Data for the task Block Start

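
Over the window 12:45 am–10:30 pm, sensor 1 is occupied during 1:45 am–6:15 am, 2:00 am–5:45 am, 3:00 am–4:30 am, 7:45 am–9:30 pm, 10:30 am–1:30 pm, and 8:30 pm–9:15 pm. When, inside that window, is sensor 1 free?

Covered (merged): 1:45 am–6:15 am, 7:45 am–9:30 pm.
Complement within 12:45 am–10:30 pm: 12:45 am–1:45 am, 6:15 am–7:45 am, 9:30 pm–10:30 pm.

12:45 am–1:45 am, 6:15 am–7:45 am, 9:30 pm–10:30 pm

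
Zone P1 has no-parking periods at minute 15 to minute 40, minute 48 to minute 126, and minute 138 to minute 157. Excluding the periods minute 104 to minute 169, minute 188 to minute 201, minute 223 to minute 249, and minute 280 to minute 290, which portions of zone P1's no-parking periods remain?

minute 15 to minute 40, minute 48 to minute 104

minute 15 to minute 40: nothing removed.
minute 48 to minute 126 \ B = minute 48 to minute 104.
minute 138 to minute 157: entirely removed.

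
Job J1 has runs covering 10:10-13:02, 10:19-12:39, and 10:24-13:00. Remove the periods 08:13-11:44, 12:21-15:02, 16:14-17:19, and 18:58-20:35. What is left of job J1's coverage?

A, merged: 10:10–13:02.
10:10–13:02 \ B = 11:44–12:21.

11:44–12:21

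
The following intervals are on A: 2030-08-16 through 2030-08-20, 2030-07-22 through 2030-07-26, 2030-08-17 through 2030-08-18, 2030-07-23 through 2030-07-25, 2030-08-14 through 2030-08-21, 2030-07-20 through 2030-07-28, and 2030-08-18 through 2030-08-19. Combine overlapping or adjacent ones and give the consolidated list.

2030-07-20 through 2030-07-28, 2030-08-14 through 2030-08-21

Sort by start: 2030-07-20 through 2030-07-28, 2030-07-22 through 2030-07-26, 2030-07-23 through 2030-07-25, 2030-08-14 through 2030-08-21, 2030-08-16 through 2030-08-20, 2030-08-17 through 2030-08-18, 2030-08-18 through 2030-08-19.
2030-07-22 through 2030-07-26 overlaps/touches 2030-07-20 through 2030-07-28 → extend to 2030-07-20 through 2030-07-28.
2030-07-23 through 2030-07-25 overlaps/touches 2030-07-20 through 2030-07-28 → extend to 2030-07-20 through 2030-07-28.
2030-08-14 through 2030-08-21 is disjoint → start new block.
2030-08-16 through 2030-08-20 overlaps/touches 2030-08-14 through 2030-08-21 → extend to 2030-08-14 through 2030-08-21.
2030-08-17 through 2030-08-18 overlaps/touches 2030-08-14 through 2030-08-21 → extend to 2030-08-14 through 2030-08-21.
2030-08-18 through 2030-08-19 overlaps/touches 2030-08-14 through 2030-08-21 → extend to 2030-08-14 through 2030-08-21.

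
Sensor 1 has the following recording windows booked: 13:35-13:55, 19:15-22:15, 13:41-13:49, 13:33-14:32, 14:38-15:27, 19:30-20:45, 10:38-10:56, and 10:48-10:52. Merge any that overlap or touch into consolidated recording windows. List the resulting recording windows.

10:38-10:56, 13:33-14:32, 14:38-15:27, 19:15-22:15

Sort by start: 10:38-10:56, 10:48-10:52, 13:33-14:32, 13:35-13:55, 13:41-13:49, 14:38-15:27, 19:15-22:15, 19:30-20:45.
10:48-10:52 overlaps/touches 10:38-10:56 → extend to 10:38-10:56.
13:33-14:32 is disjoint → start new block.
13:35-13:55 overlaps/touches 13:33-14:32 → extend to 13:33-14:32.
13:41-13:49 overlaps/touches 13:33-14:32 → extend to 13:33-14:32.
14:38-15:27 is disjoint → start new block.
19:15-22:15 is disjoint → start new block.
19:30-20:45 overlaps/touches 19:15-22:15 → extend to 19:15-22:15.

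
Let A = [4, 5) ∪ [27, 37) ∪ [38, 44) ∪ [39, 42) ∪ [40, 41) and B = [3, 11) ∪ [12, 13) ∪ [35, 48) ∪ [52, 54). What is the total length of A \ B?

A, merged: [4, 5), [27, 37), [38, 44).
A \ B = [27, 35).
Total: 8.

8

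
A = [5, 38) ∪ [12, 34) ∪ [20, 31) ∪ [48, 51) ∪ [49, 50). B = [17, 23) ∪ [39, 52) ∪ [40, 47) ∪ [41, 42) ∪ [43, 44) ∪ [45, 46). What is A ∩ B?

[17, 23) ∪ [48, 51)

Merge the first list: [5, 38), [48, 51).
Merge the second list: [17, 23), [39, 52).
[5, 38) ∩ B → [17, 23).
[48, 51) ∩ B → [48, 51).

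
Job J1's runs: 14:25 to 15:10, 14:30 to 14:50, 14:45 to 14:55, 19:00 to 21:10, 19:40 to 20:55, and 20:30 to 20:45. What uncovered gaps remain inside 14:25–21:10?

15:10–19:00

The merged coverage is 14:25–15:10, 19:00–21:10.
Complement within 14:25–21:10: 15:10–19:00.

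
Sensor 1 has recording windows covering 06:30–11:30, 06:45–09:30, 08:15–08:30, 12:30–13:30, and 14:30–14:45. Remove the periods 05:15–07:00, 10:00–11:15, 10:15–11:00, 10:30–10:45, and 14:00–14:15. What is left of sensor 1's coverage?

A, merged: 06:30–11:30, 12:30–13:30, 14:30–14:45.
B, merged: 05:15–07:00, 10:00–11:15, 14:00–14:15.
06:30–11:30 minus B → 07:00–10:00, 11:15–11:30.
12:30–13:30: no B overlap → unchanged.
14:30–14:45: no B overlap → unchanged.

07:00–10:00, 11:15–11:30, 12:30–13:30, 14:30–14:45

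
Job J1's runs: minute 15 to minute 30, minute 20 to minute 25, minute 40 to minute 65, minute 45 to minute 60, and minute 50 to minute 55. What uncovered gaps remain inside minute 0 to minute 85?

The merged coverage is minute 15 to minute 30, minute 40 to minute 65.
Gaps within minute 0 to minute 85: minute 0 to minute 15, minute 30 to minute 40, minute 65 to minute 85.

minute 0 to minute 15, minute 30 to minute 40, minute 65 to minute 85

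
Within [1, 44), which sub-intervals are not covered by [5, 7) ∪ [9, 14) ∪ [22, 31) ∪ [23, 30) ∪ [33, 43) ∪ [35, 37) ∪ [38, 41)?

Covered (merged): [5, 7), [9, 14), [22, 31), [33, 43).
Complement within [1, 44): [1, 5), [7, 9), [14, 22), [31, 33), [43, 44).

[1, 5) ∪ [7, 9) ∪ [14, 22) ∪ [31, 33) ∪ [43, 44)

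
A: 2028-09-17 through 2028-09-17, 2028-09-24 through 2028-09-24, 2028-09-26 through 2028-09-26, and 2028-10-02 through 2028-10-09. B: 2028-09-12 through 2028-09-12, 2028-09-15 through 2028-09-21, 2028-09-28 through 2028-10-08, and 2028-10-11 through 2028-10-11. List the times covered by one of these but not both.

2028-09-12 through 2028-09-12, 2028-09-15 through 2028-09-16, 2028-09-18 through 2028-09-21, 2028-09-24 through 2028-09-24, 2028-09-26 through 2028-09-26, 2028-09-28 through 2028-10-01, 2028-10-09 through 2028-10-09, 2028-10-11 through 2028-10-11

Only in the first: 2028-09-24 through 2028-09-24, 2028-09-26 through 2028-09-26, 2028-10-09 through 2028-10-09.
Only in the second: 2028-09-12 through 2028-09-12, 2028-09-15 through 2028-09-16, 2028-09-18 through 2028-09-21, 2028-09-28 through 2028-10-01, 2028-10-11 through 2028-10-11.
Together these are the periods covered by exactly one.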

Data for the task Block End

:: Exercise instructions ::
All records are to be restated exactly, from the first line to the last line.

:: Solved exercise ::
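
Over the window 12:45 am–10:30 pm, sensor 1 is occupied during 1:45 am–6:15 am, 2:00 am–5:45 am, 3:00 am–4:30 am, 7:45 am–9:30 pm, 10:30 am–1:30 pm, and 8:30 pm–9:15 pm. When, inside that window, is sensor 1 free?

Covered (merged): 1:45 am–6:15 am, 7:45 am–9:30 pm.
Complement within 12:45 am–10:30 pm: 12:45 am–1:45 am, 6:15 am–7:45 am, 9:30 pm–10:30 pm.

12:45 am–1:45 am, 6:15 am–7:45 am, 9:30 pm–10:30 pm

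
Zone P1 has no-parking periods at minute 15 to minute 40, minute 48 to minute 126, and minute 138 to minute 157. Excluding the periods minute 104 to minute 169, minute 188 to minute 201, minute 223 to minute 249, and minute 280 to minute 290, which portions of zone P1's no-parking periods remain?

minute 15 to minute 40, minute 48 to minute 104

minute 15 to minute 40: nothing removed.
minute 48 to minute 126 \ B = minute 48 to minute 104.
minute 138 to minute 157: entirely removed.

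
Job J1 has runs covering 10:10-13:02, 10:19-12:39, and 10:24-13:00. Remove the periods 08:13-11:44, 12:21-15:02, 16:14-17:19, and 18:58-20:35. What is left of job J1's coverage?

A, merged: 10:10–13:02.
10:10–13:02 \ B = 11:44–12:21.

11:44–12:21

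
The following intervals are on A: 2030-08-16 through 2030-08-20, 2030-07-22 through 2030-07-26, 2030-08-17 through 2030-08-18, 2030-07-23 through 2030-07-25, 2030-08-14 through 2030-08-21, 2030-07-20 through 2030-07-28, and 2030-08-18 through 2030-08-19. Combine overlapping or adjacent ones and give the consolidated list.

2030-07-20 through 2030-07-28, 2030-08-14 through 2030-08-21

Sort by start: 2030-07-20 through 2030-07-28, 2030-07-22 through 2030-07-26, 2030-07-23 through 2030-07-25, 2030-08-14 through 2030-08-21, 2030-08-16 through 2030-08-20, 2030-08-17 through 2030-08-18, 2030-08-18 through 2030-08-19.
2030-07-22 through 2030-07-26 overlaps/touches 2030-07-20 through 2030-07-28 → extend to 2030-07-20 through 2030-07-28.
2030-07-23 through 2030-07-25 overlaps/touches 2030-07-20 through 2030-07-28 → extend to 2030-07-20 through 2030-07-28.
2030-08-14 through 2030-08-21 is disjoint → start new block.
2030-08-16 through 2030-08-20 overlaps/touches 2030-08-14 through 2030-08-21 → extend to 2030-08-14 through 2030-08-21.
2030-08-17 through 2030-08-18 overlaps/touches 2030-08-14 through 2030-08-21 → extend to 2030-08-14 through 2030-08-21.
2030-08-18 through 2030-08-19 overlaps/touches 2030-08-14 through 2030-08-21 → extend to 2030-08-14 through 2030-08-21.

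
Sensor 1 has the following recording windows booked: 13:35-13:55, 19:15-22:15, 13:41-13:49, 13:33-14:32, 14:38-15:27, 19:30-20:45, 10:38-10:56, and 10:48-10:52. Merge any that overlap or touch into consolidated recording windows. List the resulting recording windows.

10:38-10:56, 13:33-14:32, 14:38-15:27, 19:15-22:15

Sort by start: 10:38-10:56, 10:48-10:52, 13:33-14:32, 13:35-13:55, 13:41-13:49, 14:38-15:27, 19:15-22:15, 19:30-20:45.
10:48-10:52 overlaps/touches 10:38-10:56 → extend to 10:38-10:56.
13:33-14:32 is disjoint → start new block.
13:35-13:55 overlaps/touches 13:33-14:32 → extend to 13:33-14:32.
13:41-13:49 overlaps/touches 13:33-14:32 → extend to 13:33-14:32.
14:38-15:27 is disjoint → start new block.
19:15-22:15 is disjoint → start new block.
19:30-20:45 overlaps/touches 19:15-22:15 → extend to 19:15-22:15.

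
Let A = [4, 5) ∪ [27, 37) ∪ [38, 44) ∪ [39, 42) ∪ [40, 41) and B = [3, 11) ∪ [12, 13) ∪ [35, 48) ∪ [52, 54). What is the total length of A \ B?

A, merged: [4, 5), [27, 37), [38, 44).
A \ B = [27, 35).
Total: 8.

8

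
A = [5, 38) ∪ [12, 34) ∪ [20, 31) ∪ [48, 51) ∪ [49, 50). B = [17, 23) ∪ [39, 52) ∪ [40, 47) ∪ [41, 42) ∪ [43, 44) ∪ [45, 46). What is A ∩ B?

[17, 23) ∪ [48, 51)

Merge the first list: [5, 38), [48, 51).
Merge the second list: [17, 23), [39, 52).
[5, 38) ∩ B → [17, 23).
[48, 51) ∩ B → [48, 51).

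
Job J1's runs: 14:25 to 15:10, 14:30 to 14:50, 14:45 to 14:55, 19:00 to 21:10, 19:40 to 20:55, and 20:30 to 20:45. What uncovered gaps remain inside 14:25–21:10?

15:10–19:00

The merged coverage is 14:25–15:10, 19:00–21:10.
Complement within 14:25–21:10: 15:10–19:00.

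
Sensor 1 has recording windows covering 06:30–11:30, 06:45–09:30, 08:15–08:30, 12:30–13:30, and 14:30–14:45. Remove the periods 05:15–07:00, 10:00–11:15, 10:15–11:00, 10:30–10:45, and 14:00–14:15. What is left of sensor 1's coverage?

A, merged: 06:30–11:30, 12:30–13:30, 14:30–14:45.
B, merged: 05:15–07:00, 10:00–11:15, 14:00–14:15.
06:30–11:30 minus B → 07:00–10:00, 11:15–11:30.
12:30–13:30: no B overlap → unchanged.
14:30–14:45: no B overlap → unchanged.

07:00–10:00, 11:15–11:30, 12:30–13:30, 14:30–14:45

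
Job J1's runs: minute 15 to minute 30, minute 20 to minute 25, minute 40 to minute 65, minute 45 to minute 60, and minute 50 to minute 55. What uncovered gaps remain inside minute 0 to minute 85?

The merged coverage is minute 15 to minute 30, minute 40 to minute 65.
Gaps within minute 0 to minute 85: minute 0 to minute 15, minute 30 to minute 40, minute 65 to minute 85.

minute 0 to minute 15, minute 30 to minute 40, minute 65 to minute 85

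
Within [1, 44), which sub-intervals are not covered by [5, 7) ∪ [9, 14) ∪ [22, 31) ∪ [23, 30) ∪ [33, 43) ∪ [35, 37) ∪ [38, 41)?

Covered (merged): [5, 7), [9, 14), [22, 31), [33, 43).
Complement within [1, 44): [1, 5), [7, 9), [14, 22), [31, 33), [43, 44).

[1, 5) ∪ [7, 9) ∪ [14, 22) ∪ [31, 33) ∪ [43, 44)

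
A: 2028-09-17 through 2028-09-17, 2028-09-24 through 2028-09-24, 2028-09-26 through 2028-09-26, and 2028-10-02 through 2028-10-09. B: 2028-09-12 through 2028-09-12, 2028-09-15 through 2028-09-21, 2028-09-28 through 2028-10-08, and 2028-10-11 through 2028-10-11. List the times covered by one of these but not both.

2028-09-12 through 2028-09-12, 2028-09-15 through 2028-09-16, 2028-09-18 through 2028-09-21, 2028-09-24 through 2028-09-24, 2028-09-26 through 2028-09-26, 2028-09-28 through 2028-10-01, 2028-10-09 through 2028-10-09, 2028-10-11 through 2028-10-11

Only in the first: 2028-09-24 through 2028-09-24, 2028-09-26 through 2028-09-26, 2028-10-09 through 2028-10-09.
Only in the second: 2028-09-12 through 2028-09-12, 2028-09-15 through 2028-09-16, 2028-09-18 through 2028-09-21, 2028-09-28 through 2028-10-01, 2028-10-11 through 2028-10-11.
Together these are the periods covered by exactly one.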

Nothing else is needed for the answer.